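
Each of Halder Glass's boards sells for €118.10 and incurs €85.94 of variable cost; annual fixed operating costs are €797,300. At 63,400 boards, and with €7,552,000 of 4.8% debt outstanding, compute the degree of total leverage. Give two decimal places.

At 63,400 units, contribution = 63,400 × €32.16 = €2,038,944.00.
Subtracting fixed costs: EBIT = €2,038,944.00 − €797,300 = €1,241,644.00. Interest = €362,496.00.
DOL = €2,038,944.00 ÷ €1,241,644.00 = 1.6421; DFL = €1,241,644.00 ÷ €879,148.00 = 1.4123.
DCL = DOL × DFL = 1.6421 × 1.4123 = 2.3191.

2.32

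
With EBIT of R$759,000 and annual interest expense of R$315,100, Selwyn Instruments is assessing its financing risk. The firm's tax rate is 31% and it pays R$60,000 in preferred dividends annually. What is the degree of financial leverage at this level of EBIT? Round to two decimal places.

2.13

Annual interest charges come to R$315,100.00.
Pre-tax preferred-dividend burden = R$60,000 ÷ (1 − 0.31) = R$86,956.52.
DFL = EBIT ÷ [EBIT − I − D_p/(1−t)] = R$759,000 ÷ [R$759,000 − R$315,100.00 − R$86,956.52] = R$759,000 ÷ R$356,943.48 = 2.1264.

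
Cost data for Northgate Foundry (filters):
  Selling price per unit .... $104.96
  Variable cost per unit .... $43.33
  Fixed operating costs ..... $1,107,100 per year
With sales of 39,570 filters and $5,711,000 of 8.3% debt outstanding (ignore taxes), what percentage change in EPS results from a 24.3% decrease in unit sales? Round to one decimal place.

Total contribution margin = 39,570 × $61.63 = $2,438,699.10.
Subtracting fixed costs: EBIT = $2,438,699.10 − $1,107,100 = $1,331,599.10.
After interest of $474,013.00, pre-tax earnings = $857,586.10.
DCL = total CM / (EBIT − I) = $2,438,699.10 / $857,586.10 = 2.8437.
EPS therefore changes by 2.8437 × (-24.3%) = -69.1%.

-69.1%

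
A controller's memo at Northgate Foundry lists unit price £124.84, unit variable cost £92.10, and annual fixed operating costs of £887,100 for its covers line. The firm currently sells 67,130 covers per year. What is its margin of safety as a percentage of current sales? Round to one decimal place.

59.6%

Contribution margin per unit = £124.84 − £92.10 = £32.74. Break-even units = £887,100 ÷ £32.74 = 27,095.30; break-even revenue = 27,095.30 × £124.84 = £3,382,576.79.
Actual sales revenue = 67,130 × £124.84 = £8,380,509.20.
Margin of safety = (£8,380,509.20 − £3,382,576.79) ÷ £8,380,509.20 = 59.6%.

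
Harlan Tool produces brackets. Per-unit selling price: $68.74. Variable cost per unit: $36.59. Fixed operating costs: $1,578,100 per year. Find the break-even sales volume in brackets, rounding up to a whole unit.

49,086 brackets

Unit CM = price − variable cost = $68.74 − $36.59 = $32.15.
Break-even volume = fixed costs ÷ CM per unit = $1,578,100 ÷ $32.15 = 49,085.54, so 49,086 brackets.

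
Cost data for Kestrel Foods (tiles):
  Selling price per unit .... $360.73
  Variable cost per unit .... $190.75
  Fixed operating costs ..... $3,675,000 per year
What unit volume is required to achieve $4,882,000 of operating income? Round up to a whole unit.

50,342 tiles

Unit CM = price − variable cost = $360.73 − $190.75 = $169.98.
Required volume = (fixed costs + target profit) ÷ CM = ($3,675,000 + $4,882,000) ÷ $169.98 = 50,341.22, so 50,342 tiles.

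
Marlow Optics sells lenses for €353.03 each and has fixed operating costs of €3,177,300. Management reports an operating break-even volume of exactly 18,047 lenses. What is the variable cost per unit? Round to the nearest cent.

At break-even, FC = Q × (P − VC), so P − VC = €3,177,300 ÷ 18,047 = €176.0570.
Variable cost per unit = €353.03 − €176.0570 = €176.97.

€176.97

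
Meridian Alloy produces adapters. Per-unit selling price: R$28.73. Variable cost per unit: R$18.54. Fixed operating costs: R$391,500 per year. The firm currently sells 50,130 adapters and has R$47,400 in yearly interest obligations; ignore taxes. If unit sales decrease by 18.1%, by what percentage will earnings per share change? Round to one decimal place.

-128.6%

Contribution at this volume is 50,130 × R$10.19 = R$510,824.70.
Subtracting fixed costs: EBIT = R$510,824.70 − R$391,500 = R$119,324.70.
After interest of R$47,400.00, pre-tax earnings = R$71,924.70.
DCL = total CM / (EBIT − I) = R$510,824.70 / R$71,924.70 = 7.1022.
EPS therefore changes by 7.1022 × (-18.1%) = -128.6%.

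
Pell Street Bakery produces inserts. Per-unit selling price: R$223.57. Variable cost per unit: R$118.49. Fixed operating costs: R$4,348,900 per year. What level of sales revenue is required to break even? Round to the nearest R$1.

R$9,252,794

CM per unit = R$223.57 − R$118.49 = R$105.08; CM ratio = R$105.08 / R$223.57 = 0.4700.
Break-even sales = FC ÷ CM ratio = R$4,348,900 × R$223.57 / R$105.08 = R$9,252,794.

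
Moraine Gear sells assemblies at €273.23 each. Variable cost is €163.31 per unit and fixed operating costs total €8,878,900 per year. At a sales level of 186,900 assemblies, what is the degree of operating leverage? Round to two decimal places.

Total contribution margin = 186,900 × €109.92 = €20,544,048.00.
Subtracting fixed costs: EBIT = €20,544,048.00 − €8,878,900 = €11,665,148.00.
Degree of operating leverage = €20,544,048.00 / €11,665,148.00 = 1.7611.

1.76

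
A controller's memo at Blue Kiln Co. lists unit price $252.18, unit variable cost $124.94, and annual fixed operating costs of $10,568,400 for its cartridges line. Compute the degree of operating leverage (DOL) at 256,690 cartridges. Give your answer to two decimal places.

1.48

Total contribution margin = 256,690 × $127.24 = $32,661,235.60.
EBIT = $32,661,235.60 − $10,568,400 = $22,092,835.60.
So DOL = total CM / EBIT = $32,661,235.60 / $22,092,835.60 = 1.4784.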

*****

◆ **Activity**: Within the entries above, how many lines contain the word "data"? State the number only.

◆ **Exercise answer**: 2